** TASK INPUTS follows **

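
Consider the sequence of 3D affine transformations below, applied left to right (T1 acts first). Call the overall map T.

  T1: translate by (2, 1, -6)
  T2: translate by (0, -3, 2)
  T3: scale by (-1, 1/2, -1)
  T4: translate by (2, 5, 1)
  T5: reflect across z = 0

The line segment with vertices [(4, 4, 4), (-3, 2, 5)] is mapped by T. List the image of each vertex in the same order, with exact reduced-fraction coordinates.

T1 translate by (2, 1, -6): (4, 4, 4) → (6, 5, -2); (-3, 2, 5) → (-1, 3, -1)
T2 translate by (0, -3, 2): (6, 5, -2) → (6, 2, 0); (-1, 3, -1) → (-1, 0, 1)
T3 scale by (-1, 1/2, -1): (6, 2, 0) → (-6, 1, 0); (-1, 0, 1) → (1, 0, -1)
T4 translate by (2, 5, 1): (-6, 1, 0) → (-4, 6, 1); (1, 0, -1) → (3, 5, 0)
T5 reflect across z = 0: (-4, 6, 1) → (-4, 6, -1); (3, 5, 0) → (3, 5, 0)

image vertices: (-4, 6, -1), (3, 5, 0)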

** End of TASK INPUTS **

Please repeat the entries above exactly as they read.

### ANSWER SPACE:
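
Consider the sequence of 3D affine transformations below, applied left to right (T1 acts first). Call the overall map T.

  T1: translate by (2, 1, -6)
  T2: translate by (0, -3, 2)
  T3: scale by (-1, 1/2, -1)
  T4: translate by (2, 5, 1)
  T5: reflect across z = 0

The line segment with vertices [(4, 4, 4), (-3, 2, 5)] is mapped by T. List the image of each vertex in the same order, with exact reduced-fraction coordinates.

T1 translate by (2, 1, -6): (4, 4, 4) → (6, 5, -2); (-3, 2, 5) → (-1, 3, -1)
T2 translate by (0, -3, 2): (6, 5, -2) → (6, 2, 0); (-1, 3, -1) → (-1, 0, 1)
T3 scale by (-1, 1/2, -1): (6, 2, 0) → (-6, 1, 0); (-1, 0, 1) → (1, 0, -1)
T4 translate by (2, 5, 1): (-6, 1, 0) → (-4, 6, 1); (1, 0, -1) → (3, 5, 0)
T5 reflect across z = 0: (-4, 6, 1) → (-4, 6, -1); (3, 5, 0) → (3, 5, 0)

image vertices: (-4, 6, -1), (3, 5, 0)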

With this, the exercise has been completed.